Prompt
Each line of the material below needs to be returned exactly as written.

----

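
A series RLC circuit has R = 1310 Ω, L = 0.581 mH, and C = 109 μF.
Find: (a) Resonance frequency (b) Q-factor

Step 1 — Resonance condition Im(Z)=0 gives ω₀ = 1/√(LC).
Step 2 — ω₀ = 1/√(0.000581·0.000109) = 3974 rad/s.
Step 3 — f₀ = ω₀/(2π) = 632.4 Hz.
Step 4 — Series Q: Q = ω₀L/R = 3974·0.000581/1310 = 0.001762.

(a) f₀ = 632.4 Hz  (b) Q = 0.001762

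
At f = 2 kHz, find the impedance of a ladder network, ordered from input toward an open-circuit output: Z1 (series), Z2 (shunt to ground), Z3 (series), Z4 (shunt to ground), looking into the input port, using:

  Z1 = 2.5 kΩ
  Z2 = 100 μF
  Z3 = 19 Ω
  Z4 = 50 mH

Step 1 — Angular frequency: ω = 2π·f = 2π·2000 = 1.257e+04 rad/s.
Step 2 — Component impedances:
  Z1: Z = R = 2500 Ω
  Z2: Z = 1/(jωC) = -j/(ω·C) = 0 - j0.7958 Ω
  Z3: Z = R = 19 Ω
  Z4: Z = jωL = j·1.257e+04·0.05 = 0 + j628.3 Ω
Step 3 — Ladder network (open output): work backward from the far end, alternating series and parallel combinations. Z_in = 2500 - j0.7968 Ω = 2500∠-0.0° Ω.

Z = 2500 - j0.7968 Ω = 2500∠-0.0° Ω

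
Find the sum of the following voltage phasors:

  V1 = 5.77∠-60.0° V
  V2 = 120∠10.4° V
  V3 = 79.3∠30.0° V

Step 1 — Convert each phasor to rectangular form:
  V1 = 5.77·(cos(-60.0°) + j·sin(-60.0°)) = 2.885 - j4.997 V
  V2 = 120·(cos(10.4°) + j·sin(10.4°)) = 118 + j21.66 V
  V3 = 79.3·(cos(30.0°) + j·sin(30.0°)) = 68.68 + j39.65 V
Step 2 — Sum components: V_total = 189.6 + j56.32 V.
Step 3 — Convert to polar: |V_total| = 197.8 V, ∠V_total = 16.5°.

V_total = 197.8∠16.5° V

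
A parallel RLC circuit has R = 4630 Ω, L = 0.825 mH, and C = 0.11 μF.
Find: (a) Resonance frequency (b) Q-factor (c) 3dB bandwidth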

----

Task result
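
A series RLC circuit has R = 1310 Ω, L = 0.581 mH, and C = 109 μF.
Find: (a) Resonance frequency (b) Q-factor

Step 1 — Resonance condition Im(Z)=0 gives ω₀ = 1/√(LC).
Step 2 — ω₀ = 1/√(0.000581·0.000109) = 3974 rad/s.
Step 3 — f₀ = ω₀/(2π) = 632.4 Hz.
Step 4 — Series Q: Q = ω₀L/R = 3974·0.000581/1310 = 0.001762.

(a) f₀ = 632.4 Hz  (b) Q = 0.001762

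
At f = 2 kHz, find the impedance of a ladder network, ordered from input toward an open-circuit output: Z1 (series), Z2 (shunt to ground), Z3 (series), Z4 (shunt to ground), looking into the input port, using:

  Z1 = 2.5 kΩ
  Z2 = 100 μF
  Z3 = 19 Ω
  Z4 = 50 mH

Step 1 — Angular frequency: ω = 2π·f = 2π·2000 = 1.257e+04 rad/s.
Step 2 — Component impedances:
  Z1: Z = R = 2500 Ω
  Z2: Z = 1/(jωC) = -j/(ω·C) = 0 - j0.7958 Ω
  Z3: Z = R = 19 Ω
  Z4: Z = jωL = j·1.257e+04·0.05 = 0 + j628.3 Ω
Step 3 — Ladder network (open output): work backward from the far end, alternating series and parallel combinations. Z_in = 2500 - j0.7968 Ω = 2500∠-0.0° Ω.

Z = 2500 - j0.7968 Ω = 2500∠-0.0° Ω

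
Find the sum of the following voltage phasors:

  V1 = 5.77∠-60.0° V
  V2 = 120∠10.4° V
  V3 = 79.3∠30.0° V

Step 1 — Convert each phasor to rectangular form:
  V1 = 5.77·(cos(-60.0°) + j·sin(-60.0°)) = 2.885 - j4.997 V
  V2 = 120·(cos(10.4°) + j·sin(10.4°)) = 118 + j21.66 V
  V3 = 79.3·(cos(30.0°) + j·sin(30.0°)) = 68.68 + j39.65 V
Step 2 — Sum components: V_total = 189.6 + j56.32 V.
Step 3 — Convert to polar: |V_total| = 197.8 V, ∠V_total = 16.5°.

V_total = 197.8∠16.5° V

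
A parallel RLC circuit has R = 4630 Ω, L = 0.825 mH, and C = 0.11 μF.
Find: (a) Resonance frequency (b) Q-factor (c) 3dB bandwidth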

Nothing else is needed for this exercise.